● THE PROBLEM
Lift out, unaltered, the lines of the material below between the line holding "- Capital transfers" and the line holding "- Exports of manufactured goods: 613.2", counting both.

● MATERIAL FOR THIS EXERCISE

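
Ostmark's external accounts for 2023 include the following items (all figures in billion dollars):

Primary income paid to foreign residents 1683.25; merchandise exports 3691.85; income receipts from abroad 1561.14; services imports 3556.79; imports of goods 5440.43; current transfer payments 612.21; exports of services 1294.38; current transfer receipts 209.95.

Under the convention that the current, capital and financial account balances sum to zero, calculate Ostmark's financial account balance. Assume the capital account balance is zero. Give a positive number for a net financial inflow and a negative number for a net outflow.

4535.36

Goods balance = 3691.85 - 5440.43 = -1748.58
Services balance = 1294.38 - 3556.79 = -2262.41
Trade balance (goods + services) = -1748.58 + (-2262.41) = -4010.99
Net primary income = 1561.14 - 1683.25 = -122.11
Net secondary income = 209.95 - 612.21 = -402.26
Current account = -4010.99 + (-122.11) + (-402.26) = -4535.36
Financial account = -(-4535.36) = 4535.36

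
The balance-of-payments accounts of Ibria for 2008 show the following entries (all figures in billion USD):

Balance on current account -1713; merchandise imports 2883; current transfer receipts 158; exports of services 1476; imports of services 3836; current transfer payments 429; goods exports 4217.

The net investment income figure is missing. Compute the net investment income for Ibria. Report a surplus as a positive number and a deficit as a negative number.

Current account = goods balance + services balance + net primary income + net secondary income
Sum of the known components = -1297
Net investment income = CA - (known components) = -1713 - (-1297) = -416

-416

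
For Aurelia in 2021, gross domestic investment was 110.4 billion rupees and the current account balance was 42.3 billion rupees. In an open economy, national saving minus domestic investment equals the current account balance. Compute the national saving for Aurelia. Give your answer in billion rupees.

S = I + CA = 110.4 + 42.3 = 152.7

152.7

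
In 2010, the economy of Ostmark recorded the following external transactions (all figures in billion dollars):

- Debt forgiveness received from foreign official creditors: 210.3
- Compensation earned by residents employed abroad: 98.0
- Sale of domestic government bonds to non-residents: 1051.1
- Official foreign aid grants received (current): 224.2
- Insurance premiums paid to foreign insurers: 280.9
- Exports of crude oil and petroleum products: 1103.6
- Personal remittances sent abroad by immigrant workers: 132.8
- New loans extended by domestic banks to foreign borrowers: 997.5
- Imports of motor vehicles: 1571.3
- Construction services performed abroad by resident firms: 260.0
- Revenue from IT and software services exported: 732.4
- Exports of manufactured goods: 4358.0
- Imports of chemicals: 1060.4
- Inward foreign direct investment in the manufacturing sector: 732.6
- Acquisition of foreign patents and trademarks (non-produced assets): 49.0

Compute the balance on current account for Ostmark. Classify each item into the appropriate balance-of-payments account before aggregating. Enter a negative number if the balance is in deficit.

3730.8

Goods: 4358.0 - 1060.4 - 1571.3 + 1103.6 = 2829.9
Services: 732.4 + 260.0 - 280.9 = 711.5
Primary income: 98.0
Secondary income: -132.8 + 224.2 = 91.4
Current account = 2829.9 + 711.5 + 98.0 + 91.4 = 3730.8
(Excluded from the current account — capital account: debt forgiveness received from foreign official creditors 210.3, acquisition of foreign patents and trademarks (non-produced assets) 49.0; financial account: sale of domestic government bonds to non-residents 1051.1, new loans extended by domestic banks to foreign borrowers 997.5, inward foreign direct investment in the manufacturing sector 732.6.)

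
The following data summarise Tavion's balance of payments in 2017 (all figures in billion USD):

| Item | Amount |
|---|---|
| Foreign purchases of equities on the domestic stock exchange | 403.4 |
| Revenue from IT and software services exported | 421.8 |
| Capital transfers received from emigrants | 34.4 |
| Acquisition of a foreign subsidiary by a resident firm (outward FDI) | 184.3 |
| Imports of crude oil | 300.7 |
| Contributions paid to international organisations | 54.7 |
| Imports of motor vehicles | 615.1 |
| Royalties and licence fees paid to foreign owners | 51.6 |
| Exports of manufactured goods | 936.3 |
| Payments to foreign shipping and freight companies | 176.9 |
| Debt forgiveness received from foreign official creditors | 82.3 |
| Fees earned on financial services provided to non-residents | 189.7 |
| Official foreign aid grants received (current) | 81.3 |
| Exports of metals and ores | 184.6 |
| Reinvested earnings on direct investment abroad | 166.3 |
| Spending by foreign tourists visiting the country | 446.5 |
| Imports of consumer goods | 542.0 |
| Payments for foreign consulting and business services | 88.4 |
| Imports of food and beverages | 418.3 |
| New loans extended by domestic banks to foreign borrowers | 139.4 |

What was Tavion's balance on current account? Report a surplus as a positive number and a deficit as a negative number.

Goods: 936.3 - 615.1 + 184.6 - 542.0 - 300.7 - 418.3 = -755.2
Services: -176.9 - 88.4 + 446.5 + 421.8 + 189.7 - 51.6 = 741.1
Primary income: 166.3
Secondary income: 81.3 - 54.7 = 26.6
Current account = (-755.2) + 741.1 + 166.3 + 26.6 = 178.8
(Excluded from the current account — financial account: foreign purchases of equities on the domestic stock exchange 403.4, acquisition of a foreign subsidiary by a resident firm (outward FDI) 184.3, new loans extended by domestic banks to foreign borrowers 139.4; capital account: capital transfers received from emigrants 34.4, debt forgiveness received from foreign official creditors 82.3.)

178.8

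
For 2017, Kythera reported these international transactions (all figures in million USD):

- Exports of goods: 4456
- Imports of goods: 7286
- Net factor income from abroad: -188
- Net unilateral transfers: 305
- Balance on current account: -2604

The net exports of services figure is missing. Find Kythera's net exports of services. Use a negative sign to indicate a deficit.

Current account = goods balance + services balance + net primary income + net secondary income
Sum of the known components = -2713
Net exports of services = CA - (known components) = -2604 - (-2713) = 109

109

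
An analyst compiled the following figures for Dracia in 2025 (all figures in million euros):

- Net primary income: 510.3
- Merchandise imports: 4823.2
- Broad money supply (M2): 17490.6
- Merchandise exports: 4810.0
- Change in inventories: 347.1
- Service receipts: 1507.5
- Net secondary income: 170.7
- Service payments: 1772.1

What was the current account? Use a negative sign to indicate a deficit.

Goods balance = 4810.0 - 4823.2 = -13.2
Services balance = 1507.5 - 1772.1 = -264.6
Trade balance (goods + services) = -13.2 + (-264.6) = -277.8
Net primary income = 510.3
Net secondary income = 170.7
Current account = -277.8 + 510.3 + 170.7 = 403.2

403.2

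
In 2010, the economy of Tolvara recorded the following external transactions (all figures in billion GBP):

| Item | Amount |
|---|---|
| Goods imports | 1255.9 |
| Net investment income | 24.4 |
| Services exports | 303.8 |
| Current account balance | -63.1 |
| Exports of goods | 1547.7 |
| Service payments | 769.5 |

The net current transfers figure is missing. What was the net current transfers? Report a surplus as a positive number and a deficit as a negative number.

Current account = goods balance + services balance + net primary income + net secondary income
Sum of the known components = -149.5
Net current transfers = CA - (known components) = -63.1 - (-149.5) = 86.4

86.4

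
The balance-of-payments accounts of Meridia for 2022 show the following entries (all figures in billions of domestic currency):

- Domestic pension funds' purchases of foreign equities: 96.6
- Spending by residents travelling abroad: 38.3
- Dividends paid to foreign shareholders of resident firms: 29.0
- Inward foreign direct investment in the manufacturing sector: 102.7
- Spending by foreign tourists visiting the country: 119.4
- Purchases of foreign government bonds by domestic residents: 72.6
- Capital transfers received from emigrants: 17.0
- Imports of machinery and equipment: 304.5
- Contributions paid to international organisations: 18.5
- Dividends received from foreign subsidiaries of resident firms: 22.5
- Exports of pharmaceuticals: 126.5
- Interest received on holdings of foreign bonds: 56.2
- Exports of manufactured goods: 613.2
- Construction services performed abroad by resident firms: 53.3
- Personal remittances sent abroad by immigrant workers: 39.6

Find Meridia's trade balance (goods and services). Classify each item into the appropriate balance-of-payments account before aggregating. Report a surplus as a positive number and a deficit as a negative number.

Goods: -304.5 + 613.2 + 126.5 = 435.2
Services: 53.3 + 119.4 - 38.3 = 134.4
Trade balance = 435.2 + 134.4 = 569.6
(Excluded from the trade balance — financial account: domestic pension funds' purchases of foreign equities 96.6, inward foreign direct investment in the manufacturing sector 102.7, purchases of foreign government bonds by domestic residents 72.6; primary income: dividends paid to foreign shareholders of resident firms 29.0, dividends received from foreign subsidiaries of resident firms 22.5, interest received on holdings of foreign bonds 56.2; capital account: capital transfers received from emigrants 17.0; secondary income: contributions paid to international organisations 18.5, personal remittances sent abroad by immigrant workers 39.6.)

569.6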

● RESPONSE FOR THIS EXERCISE
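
- Capital transfers received from emigrants: 17.0
- Imports of machinery and equipment: 304.5
- Contributions paid to international organisations: 18.5
- Dividends received from foreign subsidiaries of resident firms: 22.5
- Exports of pharmaceuticals: 126.5
- Interest received on holdings of foreign bonds: 56.2
- Exports of manufactured goods: 613.2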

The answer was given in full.